## [About this exercise]
Beneath this task is a listing; retype all of it exactly.

## [Source material]
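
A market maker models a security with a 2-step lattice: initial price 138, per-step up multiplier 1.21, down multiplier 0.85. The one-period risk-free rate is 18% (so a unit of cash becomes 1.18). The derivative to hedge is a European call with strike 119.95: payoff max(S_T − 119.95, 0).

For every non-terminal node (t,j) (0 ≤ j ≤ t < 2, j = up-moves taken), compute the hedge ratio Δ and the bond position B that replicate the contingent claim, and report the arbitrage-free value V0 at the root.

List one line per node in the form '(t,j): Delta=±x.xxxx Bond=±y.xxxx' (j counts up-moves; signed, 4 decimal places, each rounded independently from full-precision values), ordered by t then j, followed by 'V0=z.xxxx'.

(0,0): Delta=0.9712 Bond=-82.0738
(1,0): Delta=0.5206 Bond=-43.9867
(1,1): Delta=1.0000 Bond=-101.6525
V0=51.9547

Risk-neutral probability p* = (R−d)/(u−d) = (1.18−0.85)/(1.21−0.85) = 0.9167.
Terminal values V(2,·): V(2,0)=0.0000, V(2,1)=21.9830, V(2,2)=82.0958
(1,0): S=117.3000. Δ = (V_up−V_dn)/(S_up−S_dn) = (21.9830−0.0000)/(141.9330−99.7050) = 0.5206. V = [p*·21.9830 + (1−p*)·0.0000]/1.18 = 17.0772. B = V − Δ·S = -43.9867.
(1,1): S=166.9800. Δ = (V_up−V_dn)/(S_up−S_dn) = (82.0958−21.9830)/(202.0458−141.9330) = 1.0000. V = [p*·82.0958 + (1−p*)·21.9830]/1.18 = 65.3275. B = V − Δ·S = -101.6525.
(0,0): S=138.0000. Δ = (V_up−V_dn)/(S_up−S_dn) = (65.3275−17.0772)/(166.9800−117.3000) = 0.9712. V = [p*·65.3275 + (1−p*)·17.0772]/1.18 = 51.9547. B = V − Δ·S = -82.0738.
Self-financing check: at every node Δ·S+B equals the discounted successor values.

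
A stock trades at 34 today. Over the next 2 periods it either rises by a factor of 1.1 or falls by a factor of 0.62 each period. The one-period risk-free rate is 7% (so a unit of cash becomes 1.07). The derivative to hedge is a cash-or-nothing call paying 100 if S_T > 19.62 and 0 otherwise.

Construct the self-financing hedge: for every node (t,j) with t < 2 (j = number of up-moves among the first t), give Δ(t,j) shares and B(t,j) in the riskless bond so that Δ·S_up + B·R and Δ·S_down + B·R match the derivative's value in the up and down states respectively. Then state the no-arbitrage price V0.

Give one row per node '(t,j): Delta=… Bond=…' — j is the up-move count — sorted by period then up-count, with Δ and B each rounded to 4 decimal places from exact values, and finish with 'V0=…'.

(0,0): Delta=0.3579 Bond=74.8337
(1,0): Delta=9.8830 Bond=-120.7165
(1,1): Delta=0.0000 Bond=93.4579
V0=87.0027

Under the risk-neutral measure, an up-move has probability p* = (R−d)/(u−d) = 0.9375 and values discount at R = 1.07.
Payoff layer (t=2): V(2,0)=0.0000, V(2,1)=100.0000, V(2,2)=100.0000
Node (1,0) S=21.0800: V=(p*·100.0000+(1−p*)·0.0000)/1.07=87.6168; Δ=(100.0000−0.0000)/(23.1880−13.0696)=9.8830; B=V−Δ·S=-120.7165
Node (1,1) S=37.4000: V=(p*·100.0000+(1−p*)·100.0000)/1.07=93.4579; Δ=(100.0000−100.0000)/(41.1400−23.1880)=0.0000; B=V−Δ·S=93.4579
Node (0,0) S=34.0000: V=(p*·93.4579+(1−p*)·87.6168)/1.07=87.0027; Δ=(93.4579−87.6168)/(37.4000−21.0800)=0.3579; B=V−Δ·S=74.8337
Self-financing check: at every node Δ·S+B equals the discounted successor values.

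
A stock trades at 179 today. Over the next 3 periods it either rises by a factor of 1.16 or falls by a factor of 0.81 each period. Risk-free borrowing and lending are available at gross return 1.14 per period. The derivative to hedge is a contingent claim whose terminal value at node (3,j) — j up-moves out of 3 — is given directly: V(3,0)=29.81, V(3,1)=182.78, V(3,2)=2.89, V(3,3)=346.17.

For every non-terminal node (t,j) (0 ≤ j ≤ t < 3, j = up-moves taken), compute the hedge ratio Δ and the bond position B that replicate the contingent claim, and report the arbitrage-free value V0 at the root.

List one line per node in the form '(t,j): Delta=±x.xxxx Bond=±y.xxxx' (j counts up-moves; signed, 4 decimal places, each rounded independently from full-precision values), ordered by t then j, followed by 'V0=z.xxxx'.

Since d<R<u, set p* = (R−d)/(u−d) = 0.9429; price each node as the discounted p*-expectation of its children.
Terminal payoffs: V(3,0)=29.8100, V(3,1)=182.7800, V(3,2)=2.8900, V(3,3)=346.1700
  t=2,j=0: stock 117.4419 → up 136.2326 (V=182.7800), down 95.1279 (V=29.8100). Price 152.6657; hedge Δ=3.7215, bond B=-284.3915.
  t=2,j=1: stock 168.1884 → up 195.0985 (V=2.8900), down 136.2326 (V=182.7800). Price 11.5521; hedge Δ=-3.0559, bond B=525.5236.
  t=2,j=2: stock 240.8624 → up 279.4004 (V=346.1700), down 195.0985 (V=2.8900). Price 286.4509; hedge Δ=4.0720, bond B=-694.3491.
  t=1,j=0: stock 144.9900 → up 168.1884 (V=11.5521), down 117.4419 (V=152.6657). Price 17.2068; hedge Δ=-2.7808, bond B=420.3883.
  t=1,j=1: stock 207.6400 → up 240.8624 (V=286.4509), down 168.1884 (V=11.5521). Price 237.4933; hedge Δ=3.7826, bond B=-547.9317.
  t=0,j=0: stock 179.0000 → up 207.6400 (V=237.4933), down 144.9900 (V=17.2068). Price 197.2855; hedge Δ=3.5161, bond B=-432.1045.
Check: Δ(0,0)·S0 + B(0,0) = 197.2855 = V0.

(0,0): Delta=3.5161 Bond=-432.1045
(1,0): Delta=-2.7808 Bond=420.3883
(1,1): Delta=3.7826 Bond=-547.9317
(2,0): Delta=3.7215 Bond=-284.3915
(2,1): Delta=-3.0559 Bond=525.5236
(2,2): Delta=4.0720 Bond=-694.3491
V0=197.2855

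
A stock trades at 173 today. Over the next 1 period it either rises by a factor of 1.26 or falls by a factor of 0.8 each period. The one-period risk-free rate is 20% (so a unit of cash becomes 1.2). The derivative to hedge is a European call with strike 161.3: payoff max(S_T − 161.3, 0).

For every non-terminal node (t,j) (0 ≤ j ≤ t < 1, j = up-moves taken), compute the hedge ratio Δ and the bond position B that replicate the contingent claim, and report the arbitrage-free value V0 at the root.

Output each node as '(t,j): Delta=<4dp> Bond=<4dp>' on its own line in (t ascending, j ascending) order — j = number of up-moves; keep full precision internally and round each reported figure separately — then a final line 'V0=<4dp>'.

(0,0): Delta=0.7122 Bond=-82.1449
V0=41.0725

No-arbitrage ⇒ martingale measure with p* = (R−d)/(u−d) = 0.8696.
At expiry t=1: V(1,0)=0.0000, V(1,1)=56.6800
  t=0,j=0: stock 173.0000 → up 217.9800 (V=56.6800), down 138.4000 (V=0.0000). Price 41.0725; hedge Δ=0.7122, bond B=-82.1449.
Each (Δ,B) replicates both successor values, so the strategy is self-financing and V0 is arbitrage-free.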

## [Output for this task]
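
A market maker models a security with a 2-step lattice: initial price 138, per-step up multiplier 1.21, down multiplier 0.85. The one-period risk-free rate is 18% (so a unit of cash becomes 1.18). The derivative to hedge is a European call with strike 119.95: payoff max(S_T − 119.95, 0).

For every non-terminal node (t,j) (0 ≤ j ≤ t < 2, j = up-moves taken), compute the hedge ratio Δ and the bond position B that replicate the contingent claim, and report the arbitrage-free value V0 at the root.

List one line per node in the form '(t,j): Delta=±x.xxxx Bond=±y.xxxx' (j counts up-moves; signed, 4 decimal places, each rounded independently from full-precision values), ordered by t then j, followed by 'V0=z.xxxx'.

(0,0): Delta=0.9712 Bond=-82.0738
(1,0): Delta=0.5206 Bond=-43.9867
(1,1): Delta=1.0000 Bond=-101.6525
V0=51.9547

Risk-neutral probability p* = (R−d)/(u−d) = (1.18−0.85)/(1.21−0.85) = 0.9167.
Terminal values V(2,·): V(2,0)=0.0000, V(2,1)=21.9830, V(2,2)=82.0958
(1,0): S=117.3000. Δ = (V_up−V_dn)/(S_up−S_dn) = (21.9830−0.0000)/(141.9330−99.7050) = 0.5206. V = [p*·21.9830 + (1−p*)·0.0000]/1.18 = 17.0772. B = V − Δ·S = -43.9867.
(1,1): S=166.9800. Δ = (V_up−V_dn)/(S_up−S_dn) = (82.0958−21.9830)/(202.0458−141.9330) = 1.0000. V = [p*·82.0958 + (1−p*)·21.9830]/1.18 = 65.3275. B = V − Δ·S = -101.6525.
(0,0): S=138.0000. Δ = (V_up−V_dn)/(S_up−S_dn) = (65.3275−17.0772)/(166.9800−117.3000) = 0.9712. V = [p*·65.3275 + (1−p*)·17.0772]/1.18 = 51.9547. B = V − Δ·S = -82.0738.
Self-financing check: at every node Δ·S+B equals the discounted successor values.

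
A stock trades at 34 today. Over the next 2 periods it either rises by a factor of 1.1 or falls by a factor of 0.62 each period. The one-period risk-free rate is 7% (so a unit of cash becomes 1.07). The derivative to hedge is a cash-or-nothing call paying 100 if S_T > 19.62 and 0 otherwise.

Construct the self-financing hedge: for every node (t,j) with t < 2 (j = number of up-moves among the first t), give Δ(t,j) shares and B(t,j) in the riskless bond so that Δ·S_up + B·R and Δ·S_down + B·R match the derivative's value in the up and down states respectively. Then state the no-arbitrage price V0.

Give one row per node '(t,j): Delta=… Bond=…' — j is the up-move count — sorted by period then up-count, with Δ and B each rounded to 4 decimal places from exact values, and finish with 'V0=…'.

(0,0): Delta=0.3579 Bond=74.8337
(1,0): Delta=9.8830 Bond=-120.7165
(1,1): Delta=0.0000 Bond=93.4579
V0=87.0027

Under the risk-neutral measure, an up-move has probability p* = (R−d)/(u−d) = 0.9375 and values discount at R = 1.07.
Payoff layer (t=2): V(2,0)=0.0000, V(2,1)=100.0000, V(2,2)=100.0000
Node (1,0) S=21.0800: V=(p*·100.0000+(1−p*)·0.0000)/1.07=87.6168; Δ=(100.0000−0.0000)/(23.1880−13.0696)=9.8830; B=V−Δ·S=-120.7165
Node (1,1) S=37.4000: V=(p*·100.0000+(1−p*)·100.0000)/1.07=93.4579; Δ=(100.0000−100.0000)/(41.1400−23.1880)=0.0000; B=V−Δ·S=93.4579
Node (0,0) S=34.0000: V=(p*·93.4579+(1−p*)·87.6168)/1.07=87.0027; Δ=(93.4579−87.6168)/(37.4000−21.0800)=0.3579; B=V−Δ·S=74.8337
Self-financing check: at every node Δ·S+B equals the discounted successor values.

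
A stock trades at 179 today. Over the next 3 periods it either rises by a factor of 1.16 or falls by a factor of 0.81 each period. Risk-free borrowing and lending are available at gross return 1.14 per period. The derivative to hedge is a contingent claim whose terminal value at node (3,j) — j up-moves out of 3 — is given directly: V(3,0)=29.81, V(3,1)=182.78, V(3,2)=2.89, V(3,3)=346.17.

For every non-terminal node (t,j) (0 ≤ j ≤ t < 3, j = up-moves taken), compute the hedge ratio Δ and the bond position B that replicate the contingent claim, and report the arbitrage-free value V0 at the root.

List one line per node in the form '(t,j): Delta=±x.xxxx Bond=±y.xxxx' (j counts up-moves; signed, 4 decimal places, each rounded independently from full-precision values), ordered by t then j, followed by 'V0=z.xxxx'.

Since d<R<u, set p* = (R−d)/(u−d) = 0.9429; price each node as the discounted p*-expectation of its children.
Terminal payoffs: V(3,0)=29.8100, V(3,1)=182.7800, V(3,2)=2.8900, V(3,3)=346.1700
  t=2,j=0: stock 117.4419 → up 136.2326 (V=182.7800), down 95.1279 (V=29.8100). Price 152.6657; hedge Δ=3.7215, bond B=-284.3915.
  t=2,j=1: stock 168.1884 → up 195.0985 (V=2.8900), down 136.2326 (V=182.7800). Price 11.5521; hedge Δ=-3.0559, bond B=525.5236.
  t=2,j=2: stock 240.8624 → up 279.4004 (V=346.1700), down 195.0985 (V=2.8900). Price 286.4509; hedge Δ=4.0720, bond B=-694.3491.
  t=1,j=0: stock 144.9900 → up 168.1884 (V=11.5521), down 117.4419 (V=152.6657). Price 17.2068; hedge Δ=-2.7808, bond B=420.3883.
  t=1,j=1: stock 207.6400 → up 240.8624 (V=286.4509), down 168.1884 (V=11.5521). Price 237.4933; hedge Δ=3.7826, bond B=-547.9317.
  t=0,j=0: stock 179.0000 → up 207.6400 (V=237.4933), down 144.9900 (V=17.2068). Price 197.2855; hedge Δ=3.5161, bond B=-432.1045.
Check: Δ(0,0)·S0 + B(0,0) = 197.2855 = V0.

(0,0): Delta=3.5161 Bond=-432.1045
(1,0): Delta=-2.7808 Bond=420.3883
(1,1): Delta=3.7826 Bond=-547.9317
(2,0): Delta=3.7215 Bond=-284.3915
(2,1): Delta=-3.0559 Bond=525.5236
(2,2): Delta=4.0720 Bond=-694.3491
V0=197.2855

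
A stock trades at 173 today. Over the next 1 period it either rises by a factor of 1.26 or falls by a factor of 0.8 each period. The one-period risk-free rate is 20% (so a unit of cash becomes 1.2). The derivative to hedge is a European call with strike 161.3: payoff max(S_T − 161.3, 0).

For every non-terminal node (t,j) (0 ≤ j ≤ t < 1, j = up-moves taken), compute the hedge ratio Δ and the bond position B that replicate the contingent claim, and report the arbitrage-free value V0 at the root.

Output each node as '(t,j): Delta=<4dp> Bond=<4dp>' on its own line in (t ascending, j ascending) order — j = number of up-moves; keep full precision internally and round each reported figure separately — then a final line 'V0=<4dp>'.

(0,0): Delta=0.7122 Bond=-82.1449
V0=41.0725

No-arbitrage ⇒ martingale measure with p* = (R−d)/(u−d) = 0.8696.
At expiry t=1: V(1,0)=0.0000, V(1,1)=56.6800
  t=0,j=0: stock 173.0000 → up 217.9800 (V=56.6800), down 138.4000 (V=0.0000). Price 41.0725; hedge Δ=0.7122, bond B=-82.1449.
Each (Δ,B) replicates both successor values, so the strategy is self-financing and V0 is arbitrage-free.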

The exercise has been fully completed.